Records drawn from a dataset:

────────────────

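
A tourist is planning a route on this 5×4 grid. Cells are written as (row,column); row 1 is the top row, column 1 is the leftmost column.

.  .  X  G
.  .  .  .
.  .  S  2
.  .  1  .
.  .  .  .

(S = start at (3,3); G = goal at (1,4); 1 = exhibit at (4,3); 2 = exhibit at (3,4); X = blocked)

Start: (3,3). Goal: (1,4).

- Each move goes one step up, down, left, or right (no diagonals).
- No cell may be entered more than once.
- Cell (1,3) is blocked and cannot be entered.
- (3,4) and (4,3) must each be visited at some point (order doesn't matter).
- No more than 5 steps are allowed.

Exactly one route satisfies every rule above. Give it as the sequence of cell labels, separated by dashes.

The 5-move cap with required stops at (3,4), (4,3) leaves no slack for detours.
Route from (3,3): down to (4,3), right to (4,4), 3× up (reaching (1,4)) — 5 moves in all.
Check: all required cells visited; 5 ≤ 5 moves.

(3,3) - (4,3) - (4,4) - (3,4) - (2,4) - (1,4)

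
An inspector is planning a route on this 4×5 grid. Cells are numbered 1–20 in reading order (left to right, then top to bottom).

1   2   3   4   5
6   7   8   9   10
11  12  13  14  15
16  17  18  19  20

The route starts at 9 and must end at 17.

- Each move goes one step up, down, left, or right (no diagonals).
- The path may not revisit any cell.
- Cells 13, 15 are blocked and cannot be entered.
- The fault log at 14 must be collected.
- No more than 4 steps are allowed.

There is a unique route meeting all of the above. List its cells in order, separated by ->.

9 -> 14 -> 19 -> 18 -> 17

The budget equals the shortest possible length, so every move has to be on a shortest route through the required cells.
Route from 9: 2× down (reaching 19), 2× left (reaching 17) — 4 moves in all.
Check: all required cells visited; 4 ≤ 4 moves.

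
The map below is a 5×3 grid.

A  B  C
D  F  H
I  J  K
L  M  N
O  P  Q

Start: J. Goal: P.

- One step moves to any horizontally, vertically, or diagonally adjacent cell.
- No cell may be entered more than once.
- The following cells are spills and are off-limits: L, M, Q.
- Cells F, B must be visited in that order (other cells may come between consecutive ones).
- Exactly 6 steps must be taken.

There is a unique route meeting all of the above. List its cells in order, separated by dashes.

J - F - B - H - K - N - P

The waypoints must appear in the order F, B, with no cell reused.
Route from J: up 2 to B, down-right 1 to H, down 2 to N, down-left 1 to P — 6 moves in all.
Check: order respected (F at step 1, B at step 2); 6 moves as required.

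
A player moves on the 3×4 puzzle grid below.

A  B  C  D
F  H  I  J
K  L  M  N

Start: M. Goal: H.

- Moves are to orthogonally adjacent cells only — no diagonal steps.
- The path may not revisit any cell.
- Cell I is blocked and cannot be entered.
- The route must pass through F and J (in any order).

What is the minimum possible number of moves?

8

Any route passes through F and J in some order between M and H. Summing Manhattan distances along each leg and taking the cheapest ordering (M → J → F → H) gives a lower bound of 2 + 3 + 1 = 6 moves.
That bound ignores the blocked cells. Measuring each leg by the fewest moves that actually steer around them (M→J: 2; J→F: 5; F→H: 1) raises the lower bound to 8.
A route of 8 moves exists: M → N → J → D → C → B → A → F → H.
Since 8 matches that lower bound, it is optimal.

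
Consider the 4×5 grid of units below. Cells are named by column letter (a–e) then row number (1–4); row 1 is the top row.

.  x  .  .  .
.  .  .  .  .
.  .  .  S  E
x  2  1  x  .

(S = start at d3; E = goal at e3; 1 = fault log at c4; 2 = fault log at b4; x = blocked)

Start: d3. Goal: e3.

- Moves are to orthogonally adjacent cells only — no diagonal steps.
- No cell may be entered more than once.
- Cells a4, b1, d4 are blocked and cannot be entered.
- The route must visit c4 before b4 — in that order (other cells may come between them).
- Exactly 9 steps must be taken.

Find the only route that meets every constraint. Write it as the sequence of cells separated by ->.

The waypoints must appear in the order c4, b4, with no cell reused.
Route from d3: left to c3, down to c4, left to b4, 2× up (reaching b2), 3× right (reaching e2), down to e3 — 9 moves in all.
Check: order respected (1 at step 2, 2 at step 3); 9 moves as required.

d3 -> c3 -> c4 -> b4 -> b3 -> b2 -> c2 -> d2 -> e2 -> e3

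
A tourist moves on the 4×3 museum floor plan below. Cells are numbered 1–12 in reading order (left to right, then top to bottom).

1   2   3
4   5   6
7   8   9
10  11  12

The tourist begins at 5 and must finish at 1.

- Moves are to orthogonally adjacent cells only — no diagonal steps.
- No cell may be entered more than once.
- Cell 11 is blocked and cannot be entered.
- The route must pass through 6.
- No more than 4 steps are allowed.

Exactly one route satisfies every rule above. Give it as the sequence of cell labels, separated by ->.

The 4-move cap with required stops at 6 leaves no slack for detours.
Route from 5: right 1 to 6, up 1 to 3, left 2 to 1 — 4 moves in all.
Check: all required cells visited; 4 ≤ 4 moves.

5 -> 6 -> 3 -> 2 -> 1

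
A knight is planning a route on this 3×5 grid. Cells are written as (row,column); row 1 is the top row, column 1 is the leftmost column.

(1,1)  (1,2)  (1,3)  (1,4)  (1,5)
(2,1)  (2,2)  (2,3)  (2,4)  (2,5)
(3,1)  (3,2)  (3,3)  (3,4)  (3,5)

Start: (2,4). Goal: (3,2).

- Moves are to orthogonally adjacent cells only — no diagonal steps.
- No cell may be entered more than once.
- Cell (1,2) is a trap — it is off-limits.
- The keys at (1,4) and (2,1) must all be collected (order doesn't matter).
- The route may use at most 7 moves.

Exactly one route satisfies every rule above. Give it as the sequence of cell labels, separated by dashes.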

────────────────

Would you repeat each of the lines above exactly?

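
A tourist is planning a route on this 5×4 grid. Cells are written as (row,column); row 1 is the top row, column 1 is the leftmost column.

.  .  X  G
.  .  .  .
.  .  S  2
.  .  1  .
.  .  .  .

(S = start at (3,3); G = goal at (1,4); 1 = exhibit at (4,3); 2 = exhibit at (3,4); X = blocked)

Start: (3,3). Goal: (1,4).

- Each move goes one step up, down, left, or right (no diagonals).
- No cell may be entered more than once.
- Cell (1,3) is blocked and cannot be entered.
- (3,4) and (4,3) must each be visited at some point (order doesn't matter).
- No more than 5 steps are allowed.

Exactly one route satisfies every rule above. Give it as the sequence of cell labels, separated by dashes.

The 5-move cap with required stops at (3,4), (4,3) leaves no slack for detours.
Route from (3,3): down to (4,3), right to (4,4), 3× up (reaching (1,4)) — 5 moves in all.
Check: all required cells visited; 5 ≤ 5 moves.

(3,3) - (4,3) - (4,4) - (3,4) - (2,4) - (1,4)

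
An inspector is planning a route on this 4×5 grid. Cells are numbered 1–20 in reading order (left to right, then top to bottom).

1   2   3   4   5
6   7   8   9   10
11  12  13  14  15
16  17  18  19  20

The route starts at 9 and must end at 17.

- Each move goes one step up, down, left, or right (no diagonals).
- The path may not revisit any cell.
- Cells 13, 15 are blocked and cannot be entered.
- The fault log at 14 must be collected.
- No more than 4 steps are allowed.

There is a unique route meeting all of the above. List its cells in order, separated by ->.

9 -> 14 -> 19 -> 18 -> 17

The budget equals the shortest possible length, so every move has to be on a shortest route through the required cells.
Route from 9: 2× down (reaching 19), 2× left (reaching 17) — 4 moves in all.
Check: all required cells visited; 4 ≤ 4 moves.

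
The map below is a 5×3 grid.

A  B  C
D  F  H
I  J  K
L  M  N
O  P  Q

Start: J. Goal: P.

- One step moves to any horizontally, vertically, or diagonally adjacent cell.
- No cell may be entered more than once.
- The following cells are spills and are off-limits: L, M, Q.
- Cells F, B must be visited in that order (other cells may come between consecutive ones).
- Exactly 6 steps must be taken.

There is a unique route meeting all of the above. List its cells in order, separated by dashes.

J - F - B - H - K - N - P

The waypoints must appear in the order F, B, with no cell reused.
Route from J: up 2 to B, down-right 1 to H, down 2 to N, down-left 1 to P — 6 moves in all.
Check: order respected (F at step 1, B at step 2); 6 moves as required.

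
A player moves on the 3×4 puzzle grid below.

A  B  C  D
F  H  I  J
K  L  M  N

Start: M. Goal: H.

- Moves are to orthogonally adjacent cells only — no diagonal steps.
- The path may not revisit any cell.
- Cell I is blocked and cannot be entered.
- The route must pass through F and J (in any order).

What is the minimum possible number of moves?

8

Any route passes through F and J in some order between M and H. Summing Manhattan distances along each leg and taking the cheapest ordering (M → J → F → H) gives a lower bound of 2 + 3 + 1 = 6 moves.
That bound ignores the blocked cells. Measuring each leg by the fewest moves that actually steer around them (M→J: 2; J→F: 5; F→H: 1) raises the lower bound to 8.
A route of 8 moves exists: M → N → J → D → C → B → A → F → H.
Since 8 matches that lower bound, it is optimal.

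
Consider the 4×5 grid of units below. Cells are named by column letter (a–e) then row number (1–4); row 1 is the top row.

.  x  .  .  .
.  .  .  .  .
.  .  .  S  E
x  2  1  x  .

(S = start at d3; E = goal at e3; 1 = fault log at c4; 2 = fault log at b4; x = blocked)

Start: d3. Goal: e3.

- Moves are to orthogonally adjacent cells only — no diagonal steps.
- No cell may be entered more than once.
- Cells a4, b1, d4 are blocked and cannot be entered.
- The route must visit c4 before b4 — in that order (other cells may come between them).
- Exactly 9 steps must be taken.

Find the only route that meets every constraint. Write it as the sequence of cells separated by ->.

The waypoints must appear in the order c4, b4, with no cell reused.
Route from d3: left to c3, down to c4, left to b4, 2× up (reaching b2), 3× right (reaching e2), down to e3 — 9 moves in all.
Check: order respected (1 at step 2, 2 at step 3); 9 moves as required.

d3 -> c3 -> c4 -> b4 -> b3 -> b2 -> c2 -> d2 -> e2 -> e3

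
A tourist moves on the 4×3 museum floor plan below. Cells are numbered 1–12 in reading order (left to right, then top to bottom).

1   2   3
4   5   6
7   8   9
10  11  12

The tourist begins at 5 and must finish at 1.

- Moves are to orthogonally adjacent cells only — no diagonal steps.
- No cell may be entered more than once.
- Cell 11 is blocked and cannot be entered.
- The route must pass through 6.
- No more than 4 steps are allowed.

Exactly one route satisfies every rule above. Give it as the sequence of cell labels, separated by ->.

The 4-move cap with required stops at 6 leaves no slack for detours.
Route from 5: right 1 to 6, up 1 to 3, left 2 to 1 — 4 moves in all.
Check: all required cells visited; 4 ≤ 4 moves.

5 -> 6 -> 3 -> 2 -> 1

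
A knight is planning a route on this 3×5 grid. Cells are written as (row,column); row 1 is the top row, column 1 is the leftmost column.

(1,1)  (1,2)  (1,3)  (1,4)  (1,5)
(2,1)  (2,2)  (2,3)  (2,4)  (2,5)
(3,1)  (3,2)  (3,3)  (3,4)  (3,5)

Start: (2,4). Goal: (3,2).

- Moves are to orthogonally adjacent cells only — no diagonal steps.
- No cell may be entered more than once.
- Cell (1,2) is a trap — it is off-limits.
- The keys at (1,4) and (2,1) must all be collected (order doesn't matter).
- The route may use at most 7 moves.

Exactly one route satisfies every rule above. Give it as the sequence of cell labels, separated by dashes.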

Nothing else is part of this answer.